INPUT DATA:
######

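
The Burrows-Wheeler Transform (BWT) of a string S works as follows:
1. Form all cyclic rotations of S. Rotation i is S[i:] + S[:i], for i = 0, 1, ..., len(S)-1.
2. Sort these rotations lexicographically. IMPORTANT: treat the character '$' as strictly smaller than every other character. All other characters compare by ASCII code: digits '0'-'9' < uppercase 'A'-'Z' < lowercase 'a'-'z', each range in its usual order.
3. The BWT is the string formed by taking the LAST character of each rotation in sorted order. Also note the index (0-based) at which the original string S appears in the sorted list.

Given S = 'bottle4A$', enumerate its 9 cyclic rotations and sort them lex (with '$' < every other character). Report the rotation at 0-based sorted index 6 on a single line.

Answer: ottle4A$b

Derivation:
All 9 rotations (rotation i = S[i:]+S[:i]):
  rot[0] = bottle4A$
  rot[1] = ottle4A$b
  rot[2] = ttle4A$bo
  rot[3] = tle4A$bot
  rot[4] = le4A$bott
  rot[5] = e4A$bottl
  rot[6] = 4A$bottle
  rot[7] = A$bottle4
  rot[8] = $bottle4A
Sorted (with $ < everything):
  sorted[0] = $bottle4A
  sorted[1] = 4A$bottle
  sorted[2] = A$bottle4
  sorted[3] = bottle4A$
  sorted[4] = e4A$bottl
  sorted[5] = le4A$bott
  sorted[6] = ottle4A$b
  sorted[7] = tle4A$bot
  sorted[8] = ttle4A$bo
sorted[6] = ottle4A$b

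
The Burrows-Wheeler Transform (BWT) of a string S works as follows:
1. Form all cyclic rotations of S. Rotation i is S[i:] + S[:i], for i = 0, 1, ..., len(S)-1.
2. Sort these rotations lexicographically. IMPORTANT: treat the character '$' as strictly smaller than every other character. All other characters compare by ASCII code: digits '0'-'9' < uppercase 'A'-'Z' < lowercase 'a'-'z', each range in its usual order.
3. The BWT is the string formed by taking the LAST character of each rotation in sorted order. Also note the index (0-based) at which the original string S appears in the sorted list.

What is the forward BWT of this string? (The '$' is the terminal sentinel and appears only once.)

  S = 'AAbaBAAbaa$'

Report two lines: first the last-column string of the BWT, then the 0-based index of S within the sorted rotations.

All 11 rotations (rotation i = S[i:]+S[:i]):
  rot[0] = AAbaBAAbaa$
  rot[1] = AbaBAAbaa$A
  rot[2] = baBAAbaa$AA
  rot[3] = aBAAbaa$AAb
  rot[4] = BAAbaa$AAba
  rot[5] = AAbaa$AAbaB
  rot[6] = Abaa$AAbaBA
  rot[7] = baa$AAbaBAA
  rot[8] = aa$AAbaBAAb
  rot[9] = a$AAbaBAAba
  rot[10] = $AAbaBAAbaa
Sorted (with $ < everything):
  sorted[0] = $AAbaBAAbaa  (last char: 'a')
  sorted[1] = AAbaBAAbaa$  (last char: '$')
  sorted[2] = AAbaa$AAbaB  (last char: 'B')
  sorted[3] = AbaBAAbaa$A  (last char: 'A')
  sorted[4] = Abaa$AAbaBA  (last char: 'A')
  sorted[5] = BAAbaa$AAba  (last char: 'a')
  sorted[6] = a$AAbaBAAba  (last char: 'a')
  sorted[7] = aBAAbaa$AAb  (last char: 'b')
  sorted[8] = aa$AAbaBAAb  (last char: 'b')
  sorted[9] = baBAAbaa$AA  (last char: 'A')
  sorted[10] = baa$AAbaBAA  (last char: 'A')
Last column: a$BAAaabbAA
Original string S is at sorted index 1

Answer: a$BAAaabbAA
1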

######

Would you set down every record again, exactly as it appears above?

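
The Burrows-Wheeler Transform (BWT) of a string S works as follows:
1. Form all cyclic rotations of S. Rotation i is S[i:] + S[:i], for i = 0, 1, ..., len(S)-1.
2. Sort these rotations lexicographically. IMPORTANT: treat the character '$' as strictly smaller than every other character. All other characters compare by ASCII code: digits '0'-'9' < uppercase 'A'-'Z' < lowercase 'a'-'z', each range in its usual order.
3. The BWT is the string formed by taking the LAST character of each rotation in sorted order. Also note the index (0-based) at which the original string S appears in the sorted list.

Given S = 'bottle4A$', enumerate its 9 cyclic rotations and sort them lex (with '$' < every other character). Report the rotation at 0-based sorted index 6 on a single line.

Answer: ottle4A$b

Derivation:
All 9 rotations (rotation i = S[i:]+S[:i]):
  rot[0] = bottle4A$
  rot[1] = ottle4A$b
  rot[2] = ttle4A$bo
  rot[3] = tle4A$bot
  rot[4] = le4A$bott
  rot[5] = e4A$bottl
  rot[6] = 4A$bottle
  rot[7] = A$bottle4
  rot[8] = $bottle4A
Sorted (with $ < everything):
  sorted[0] = $bottle4A
  sorted[1] = 4A$bottle
  sorted[2] = A$bottle4
  sorted[3] = bottle4A$
  sorted[4] = e4A$bottl
  sorted[5] = le4A$bott
  sorted[6] = ottle4A$b
  sorted[7] = tle4A$bot
  sorted[8] = ttle4A$bo
sorted[6] = ottle4A$b

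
The Burrows-Wheeler Transform (BWT) of a string S works as follows:
1. Form all cyclic rotations of S. Rotation i is S[i:] + S[:i], for i = 0, 1, ..., len(S)-1.
2. Sort these rotations lexicographically. IMPORTANT: treat the character '$' as strictly smaller than every other character. All other characters compare by ASCII code: digits '0'-'9' < uppercase 'A'-'Z' < lowercase 'a'-'z', each range in its usual order.
3. The BWT is the string formed by taking the LAST character of each rotation in sorted order. Also note the index (0-based) at which the original string S appears in the sorted list.

What is the forward BWT of this string? (The '$' is the terminal sentinel and appears only once.)

  S = 'AAbaBAAbaa$'

Report two lines: first the last-column string of the BWT, then the 0-based index of S within the sorted rotations.

All 11 rotations (rotation i = S[i:]+S[:i]):
  rot[0] = AAbaBAAbaa$
  rot[1] = AbaBAAbaa$A
  rot[2] = baBAAbaa$AA
  rot[3] = aBAAbaa$AAb
  rot[4] = BAAbaa$AAba
  rot[5] = AAbaa$AAbaB
  rot[6] = Abaa$AAbaBA
  rot[7] = baa$AAbaBAA
  rot[8] = aa$AAbaBAAb
  rot[9] = a$AAbaBAAba
  rot[10] = $AAbaBAAbaa
Sorted (with $ < everything):
  sorted[0] = $AAbaBAAbaa  (last char: 'a')
  sorted[1] = AAbaBAAbaa$  (last char: '$')
  sorted[2] = AAbaa$AAbaB  (last char: 'B')
  sorted[3] = AbaBAAbaa$A  (last char: 'A')
  sorted[4] = Abaa$AAbaBA  (last char: 'A')
  sorted[5] = BAAbaa$AAba  (last char: 'a')
  sorted[6] = a$AAbaBAAba  (last char: 'a')
  sorted[7] = aBAAbaa$AAb  (last char: 'b')
  sorted[8] = aa$AAbaBAAb  (last char: 'b')
  sorted[9] = baBAAbaa$AA  (last char: 'A')
  sorted[10] = baa$AAbaBAA  (last char: 'A')
Last column: a$BAAaabbAA
Original string S is at sorted index 1

Answer: a$BAAaabbAA
1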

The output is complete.